## DATA LISTING
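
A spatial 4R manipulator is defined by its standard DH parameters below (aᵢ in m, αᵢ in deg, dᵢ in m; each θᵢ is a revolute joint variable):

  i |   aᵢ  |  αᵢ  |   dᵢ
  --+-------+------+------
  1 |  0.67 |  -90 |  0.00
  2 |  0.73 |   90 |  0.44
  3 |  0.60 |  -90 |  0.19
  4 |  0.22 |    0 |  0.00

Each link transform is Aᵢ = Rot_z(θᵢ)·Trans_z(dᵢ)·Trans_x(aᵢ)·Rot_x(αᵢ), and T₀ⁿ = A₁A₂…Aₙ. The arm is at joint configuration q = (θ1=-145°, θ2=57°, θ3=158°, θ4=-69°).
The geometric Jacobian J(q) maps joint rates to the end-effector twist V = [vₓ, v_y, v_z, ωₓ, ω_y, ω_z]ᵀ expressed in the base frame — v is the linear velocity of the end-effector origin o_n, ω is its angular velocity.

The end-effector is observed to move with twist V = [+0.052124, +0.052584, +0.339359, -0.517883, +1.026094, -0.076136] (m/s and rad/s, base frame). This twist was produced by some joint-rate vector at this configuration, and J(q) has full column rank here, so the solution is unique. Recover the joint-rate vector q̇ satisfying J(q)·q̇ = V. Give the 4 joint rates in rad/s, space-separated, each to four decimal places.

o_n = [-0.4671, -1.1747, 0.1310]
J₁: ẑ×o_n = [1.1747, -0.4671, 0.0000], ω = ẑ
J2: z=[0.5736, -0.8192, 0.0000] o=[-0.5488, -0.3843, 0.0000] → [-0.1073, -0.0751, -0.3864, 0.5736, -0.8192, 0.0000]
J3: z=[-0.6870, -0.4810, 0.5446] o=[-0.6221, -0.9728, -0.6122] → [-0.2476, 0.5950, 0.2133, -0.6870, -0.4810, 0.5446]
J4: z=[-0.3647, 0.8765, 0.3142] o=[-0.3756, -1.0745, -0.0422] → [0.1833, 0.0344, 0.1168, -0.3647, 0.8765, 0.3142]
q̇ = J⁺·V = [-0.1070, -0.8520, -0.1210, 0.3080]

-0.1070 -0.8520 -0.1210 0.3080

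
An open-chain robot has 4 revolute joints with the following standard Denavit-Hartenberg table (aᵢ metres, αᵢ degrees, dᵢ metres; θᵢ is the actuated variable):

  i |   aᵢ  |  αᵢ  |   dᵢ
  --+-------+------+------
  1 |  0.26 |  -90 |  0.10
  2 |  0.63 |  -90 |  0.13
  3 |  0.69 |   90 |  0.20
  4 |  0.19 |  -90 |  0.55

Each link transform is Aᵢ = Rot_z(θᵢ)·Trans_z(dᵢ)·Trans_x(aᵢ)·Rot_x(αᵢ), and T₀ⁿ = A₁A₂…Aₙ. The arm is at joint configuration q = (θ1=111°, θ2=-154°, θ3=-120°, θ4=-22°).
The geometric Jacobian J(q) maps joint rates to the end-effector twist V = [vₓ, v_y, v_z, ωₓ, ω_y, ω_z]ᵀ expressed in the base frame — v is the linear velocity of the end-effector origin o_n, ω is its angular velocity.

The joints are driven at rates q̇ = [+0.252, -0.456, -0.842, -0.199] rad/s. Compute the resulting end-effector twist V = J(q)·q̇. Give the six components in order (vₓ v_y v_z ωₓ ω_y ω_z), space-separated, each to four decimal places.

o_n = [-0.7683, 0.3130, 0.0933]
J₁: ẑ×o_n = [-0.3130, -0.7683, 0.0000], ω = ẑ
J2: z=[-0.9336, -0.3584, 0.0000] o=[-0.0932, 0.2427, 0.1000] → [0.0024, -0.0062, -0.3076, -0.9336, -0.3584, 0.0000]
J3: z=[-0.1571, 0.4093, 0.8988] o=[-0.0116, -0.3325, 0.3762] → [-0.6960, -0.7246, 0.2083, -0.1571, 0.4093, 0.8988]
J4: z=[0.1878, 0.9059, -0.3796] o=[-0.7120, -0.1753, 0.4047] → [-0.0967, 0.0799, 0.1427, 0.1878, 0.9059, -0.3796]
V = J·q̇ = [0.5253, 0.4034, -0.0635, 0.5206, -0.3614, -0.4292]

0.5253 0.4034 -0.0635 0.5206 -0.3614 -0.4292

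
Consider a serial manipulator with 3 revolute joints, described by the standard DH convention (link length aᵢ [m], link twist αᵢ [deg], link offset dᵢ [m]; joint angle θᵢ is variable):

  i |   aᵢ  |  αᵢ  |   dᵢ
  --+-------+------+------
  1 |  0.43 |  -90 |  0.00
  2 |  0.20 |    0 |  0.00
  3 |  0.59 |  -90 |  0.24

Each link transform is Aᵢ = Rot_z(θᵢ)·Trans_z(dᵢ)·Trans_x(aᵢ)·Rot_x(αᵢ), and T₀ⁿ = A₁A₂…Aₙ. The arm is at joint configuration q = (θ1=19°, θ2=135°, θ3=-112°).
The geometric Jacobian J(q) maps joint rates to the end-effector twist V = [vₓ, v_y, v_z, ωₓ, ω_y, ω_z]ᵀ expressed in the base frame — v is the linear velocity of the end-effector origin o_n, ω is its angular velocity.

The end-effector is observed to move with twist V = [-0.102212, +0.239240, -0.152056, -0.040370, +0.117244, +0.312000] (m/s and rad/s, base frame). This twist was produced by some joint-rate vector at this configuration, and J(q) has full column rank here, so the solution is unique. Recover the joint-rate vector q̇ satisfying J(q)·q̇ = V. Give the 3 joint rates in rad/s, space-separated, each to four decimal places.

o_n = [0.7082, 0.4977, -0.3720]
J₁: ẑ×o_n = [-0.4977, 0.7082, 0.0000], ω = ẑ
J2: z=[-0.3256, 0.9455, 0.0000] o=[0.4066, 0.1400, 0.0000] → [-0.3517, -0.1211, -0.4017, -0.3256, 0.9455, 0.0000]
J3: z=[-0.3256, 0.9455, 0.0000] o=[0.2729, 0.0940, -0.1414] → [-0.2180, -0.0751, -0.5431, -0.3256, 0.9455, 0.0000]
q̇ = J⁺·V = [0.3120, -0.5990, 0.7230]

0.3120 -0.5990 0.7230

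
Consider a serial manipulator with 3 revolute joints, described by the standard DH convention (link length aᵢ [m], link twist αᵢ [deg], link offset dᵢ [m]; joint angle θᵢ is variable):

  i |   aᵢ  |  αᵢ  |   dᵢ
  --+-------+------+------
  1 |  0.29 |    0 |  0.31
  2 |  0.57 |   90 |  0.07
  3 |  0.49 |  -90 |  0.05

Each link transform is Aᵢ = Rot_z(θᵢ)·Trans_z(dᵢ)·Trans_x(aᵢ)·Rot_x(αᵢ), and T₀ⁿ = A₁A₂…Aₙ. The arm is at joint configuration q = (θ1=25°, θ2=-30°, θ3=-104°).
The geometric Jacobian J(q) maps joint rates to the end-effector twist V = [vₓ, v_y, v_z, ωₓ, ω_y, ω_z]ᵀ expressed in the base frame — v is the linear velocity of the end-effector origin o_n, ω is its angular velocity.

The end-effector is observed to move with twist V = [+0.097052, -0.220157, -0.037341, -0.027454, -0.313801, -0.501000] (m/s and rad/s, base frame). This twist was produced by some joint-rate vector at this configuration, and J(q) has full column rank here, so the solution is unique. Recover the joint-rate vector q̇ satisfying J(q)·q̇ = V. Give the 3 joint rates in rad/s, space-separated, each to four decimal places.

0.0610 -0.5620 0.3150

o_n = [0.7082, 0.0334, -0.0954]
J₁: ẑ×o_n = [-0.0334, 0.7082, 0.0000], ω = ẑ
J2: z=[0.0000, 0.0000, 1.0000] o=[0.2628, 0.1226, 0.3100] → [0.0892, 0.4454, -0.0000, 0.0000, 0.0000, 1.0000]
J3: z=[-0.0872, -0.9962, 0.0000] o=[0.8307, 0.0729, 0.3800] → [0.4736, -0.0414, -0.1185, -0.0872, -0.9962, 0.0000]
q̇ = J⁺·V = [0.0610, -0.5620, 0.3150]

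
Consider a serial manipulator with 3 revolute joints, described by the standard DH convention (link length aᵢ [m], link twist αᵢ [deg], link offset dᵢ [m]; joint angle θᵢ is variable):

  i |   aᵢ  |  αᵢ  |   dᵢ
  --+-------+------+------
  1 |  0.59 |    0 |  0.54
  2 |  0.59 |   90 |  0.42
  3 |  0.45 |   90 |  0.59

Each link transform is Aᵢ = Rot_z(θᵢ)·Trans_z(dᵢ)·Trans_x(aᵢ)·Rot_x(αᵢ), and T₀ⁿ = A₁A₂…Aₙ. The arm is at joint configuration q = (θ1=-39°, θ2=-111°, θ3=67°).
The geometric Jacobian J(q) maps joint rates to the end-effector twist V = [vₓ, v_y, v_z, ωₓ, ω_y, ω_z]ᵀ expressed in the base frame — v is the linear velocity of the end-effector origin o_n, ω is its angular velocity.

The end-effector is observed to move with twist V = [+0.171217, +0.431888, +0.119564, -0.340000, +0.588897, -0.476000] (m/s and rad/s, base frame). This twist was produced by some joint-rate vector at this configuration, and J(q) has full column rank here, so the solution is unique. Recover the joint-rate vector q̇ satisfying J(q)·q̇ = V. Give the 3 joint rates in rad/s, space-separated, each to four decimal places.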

## DIRECTIONS FOR THIS TASK
Copy exactly the stretch of data above from the line with "(θ1=25°, θ2=-30°, θ3=-104°)." through the line with "(θ1=-39°, θ2=-111°, θ3=67°).", and omit all other lines.

## SOLUTION FOR THIS TASK
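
Each link transform is Aᵢ = Rot_z(θᵢ)·Trans_z(dᵢ)·Trans_x(aᵢ)·Rot_x(αᵢ), and T₀ⁿ = A₁A₂…Aₙ. The arm is at joint configuration q = (θ1=25°, θ2=-30°, θ3=-104°).
The geometric Jacobian J(q) maps joint rates to the end-effector twist V = [vₓ, v_y, v_z, ωₓ, ω_y, ω_z]ᵀ expressed in the base frame — v is the linear velocity of the end-effector origin o_n, ω is its angular velocity.

The end-effector is observed to move with twist V = [+0.097052, -0.220157, -0.037341, -0.027454, -0.313801, -0.501000] (m/s and rad/s, base frame). This twist was produced by some joint-rate vector at this configuration, and J(q) has full column rank here, so the solution is unique. Recover the joint-rate vector q̇ satisfying J(q)·q̇ = V. Give the 3 joint rates in rad/s, space-separated, each to four decimal places.

0.0610 -0.5620 0.3150

o_n = [0.7082, 0.0334, -0.0954]
J₁: ẑ×o_n = [-0.0334, 0.7082, 0.0000], ω = ẑ
J2: z=[0.0000, 0.0000, 1.0000] o=[0.2628, 0.1226, 0.3100] → [0.0892, 0.4454, -0.0000, 0.0000, 0.0000, 1.0000]
J3: z=[-0.0872, -0.9962, 0.0000] o=[0.8307, 0.0729, 0.3800] → [0.4736, -0.0414, -0.1185, -0.0872, -0.9962, 0.0000]
q̇ = J⁺·V = [0.0610, -0.5620, 0.3150]

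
Consider a serial manipulator with 3 revolute joints, described by the standard DH convention (link length aᵢ [m], link twist αᵢ [deg], link offset dᵢ [m]; joint angle θᵢ is variable):

  i |   aᵢ  |  αᵢ  |   dᵢ
  --+-------+------+------
  1 |  0.59 |    0 |  0.54
  2 |  0.59 |   90 |  0.42
  3 |  0.45 |   90 |  0.59

Each link transform is Aᵢ = Rot_z(θᵢ)·Trans_z(dᵢ)·Trans_x(aᵢ)·Rot_x(αᵢ), and T₀ⁿ = A₁A₂…Aₙ. The arm is at joint configuration q = (θ1=-39°, θ2=-111°, θ3=67°).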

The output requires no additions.